■ Information shown
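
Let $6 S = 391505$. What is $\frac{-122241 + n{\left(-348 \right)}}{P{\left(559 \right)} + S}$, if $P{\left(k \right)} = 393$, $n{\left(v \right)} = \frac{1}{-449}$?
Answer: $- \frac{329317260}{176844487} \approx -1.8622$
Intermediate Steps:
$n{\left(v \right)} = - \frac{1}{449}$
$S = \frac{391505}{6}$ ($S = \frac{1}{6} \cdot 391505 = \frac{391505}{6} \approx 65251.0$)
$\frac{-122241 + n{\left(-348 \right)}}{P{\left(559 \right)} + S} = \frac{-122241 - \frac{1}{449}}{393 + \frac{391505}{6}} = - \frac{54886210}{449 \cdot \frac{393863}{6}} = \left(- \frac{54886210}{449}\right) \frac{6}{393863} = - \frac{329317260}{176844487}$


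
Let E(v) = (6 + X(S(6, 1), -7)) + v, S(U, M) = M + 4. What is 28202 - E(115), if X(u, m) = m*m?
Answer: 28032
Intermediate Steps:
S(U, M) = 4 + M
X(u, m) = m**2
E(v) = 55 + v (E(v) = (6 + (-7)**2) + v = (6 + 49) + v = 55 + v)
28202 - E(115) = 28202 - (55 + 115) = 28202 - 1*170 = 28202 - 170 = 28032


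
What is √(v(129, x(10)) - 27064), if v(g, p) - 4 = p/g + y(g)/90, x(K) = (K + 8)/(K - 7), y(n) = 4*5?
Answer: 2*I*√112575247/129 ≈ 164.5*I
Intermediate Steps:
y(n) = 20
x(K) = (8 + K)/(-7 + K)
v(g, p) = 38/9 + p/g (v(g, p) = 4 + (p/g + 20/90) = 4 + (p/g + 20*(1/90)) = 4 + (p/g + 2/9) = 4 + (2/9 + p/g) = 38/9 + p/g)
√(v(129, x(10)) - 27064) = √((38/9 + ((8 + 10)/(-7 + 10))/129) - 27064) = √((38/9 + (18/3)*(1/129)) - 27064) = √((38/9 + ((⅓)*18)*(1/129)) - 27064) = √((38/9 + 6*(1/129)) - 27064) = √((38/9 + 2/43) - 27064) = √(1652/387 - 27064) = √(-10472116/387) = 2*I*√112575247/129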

--

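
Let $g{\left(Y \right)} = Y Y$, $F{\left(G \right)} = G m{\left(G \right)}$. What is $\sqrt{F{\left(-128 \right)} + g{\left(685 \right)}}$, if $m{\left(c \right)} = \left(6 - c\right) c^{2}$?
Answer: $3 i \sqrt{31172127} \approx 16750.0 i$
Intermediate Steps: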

...

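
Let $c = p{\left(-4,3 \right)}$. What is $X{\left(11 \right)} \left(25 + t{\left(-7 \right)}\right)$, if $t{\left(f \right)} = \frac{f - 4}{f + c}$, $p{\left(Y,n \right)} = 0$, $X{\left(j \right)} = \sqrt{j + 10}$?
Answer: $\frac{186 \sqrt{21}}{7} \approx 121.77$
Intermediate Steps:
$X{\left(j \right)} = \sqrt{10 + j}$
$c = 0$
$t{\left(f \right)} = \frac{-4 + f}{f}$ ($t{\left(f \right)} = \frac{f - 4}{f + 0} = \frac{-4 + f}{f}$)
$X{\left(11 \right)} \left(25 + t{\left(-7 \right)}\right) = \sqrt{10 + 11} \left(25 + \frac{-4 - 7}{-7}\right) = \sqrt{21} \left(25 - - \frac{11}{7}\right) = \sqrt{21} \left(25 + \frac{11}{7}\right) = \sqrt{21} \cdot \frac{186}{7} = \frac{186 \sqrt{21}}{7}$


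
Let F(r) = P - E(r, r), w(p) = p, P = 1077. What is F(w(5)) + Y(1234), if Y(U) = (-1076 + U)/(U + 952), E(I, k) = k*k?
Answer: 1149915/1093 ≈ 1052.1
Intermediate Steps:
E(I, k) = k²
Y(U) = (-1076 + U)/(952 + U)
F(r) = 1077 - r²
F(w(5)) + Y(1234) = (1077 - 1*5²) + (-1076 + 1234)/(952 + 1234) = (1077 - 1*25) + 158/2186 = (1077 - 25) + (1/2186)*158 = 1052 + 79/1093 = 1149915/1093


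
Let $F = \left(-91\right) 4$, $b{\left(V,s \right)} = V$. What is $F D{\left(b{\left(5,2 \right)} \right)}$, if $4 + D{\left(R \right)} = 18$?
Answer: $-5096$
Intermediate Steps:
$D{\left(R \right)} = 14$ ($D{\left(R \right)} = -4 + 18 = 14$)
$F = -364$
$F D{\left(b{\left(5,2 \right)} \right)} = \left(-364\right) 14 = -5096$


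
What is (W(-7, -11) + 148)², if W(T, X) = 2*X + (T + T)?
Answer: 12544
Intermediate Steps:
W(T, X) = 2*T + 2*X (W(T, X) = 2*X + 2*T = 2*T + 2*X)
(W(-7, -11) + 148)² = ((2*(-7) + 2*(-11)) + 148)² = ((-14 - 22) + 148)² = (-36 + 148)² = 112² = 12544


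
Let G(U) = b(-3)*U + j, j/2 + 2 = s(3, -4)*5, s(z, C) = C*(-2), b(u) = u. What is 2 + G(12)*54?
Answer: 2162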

■ The problem
For each line above that has the word "Answer", add one to a tally, and report the final tally alone.

■ Written response
9